- Exercise aim -
Scan the entries below. Return every line that includes "translate".

- Extracted data -

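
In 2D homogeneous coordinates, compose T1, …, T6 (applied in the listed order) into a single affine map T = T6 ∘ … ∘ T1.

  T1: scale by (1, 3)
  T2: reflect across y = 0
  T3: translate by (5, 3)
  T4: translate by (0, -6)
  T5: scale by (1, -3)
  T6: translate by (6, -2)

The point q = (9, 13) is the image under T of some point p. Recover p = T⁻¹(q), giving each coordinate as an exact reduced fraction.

p = (-2, 2/3)

T1 = [1 0 0; 0 3 0; 0 0 1]
T2·T1 = [1 0 0; 0 -3 0; 0 0 1]
T3·…·T1 = [1 0 5; 0 -3 3; 0 0 1]
T4·…·T1 = [1 0 5; 0 -3 -3; 0 0 1]
T5·…·T1 = [1 0 5; 0 9 9; 0 0 1]
T6·…·T1 = [1 0 11; 0 9 7; 0 0 1]
det M = 9; M⁻¹ = [1 0 -11; 0 1/9 -7/9; 0 0 1]
M⁻¹ · (9, 13)ᵀ = (-2, 2/3)ᵀ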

- Answer for the task -
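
  T3: translate by (5, 3)
  T4: translate by (0, -6)
  T6: translate by (6, -2)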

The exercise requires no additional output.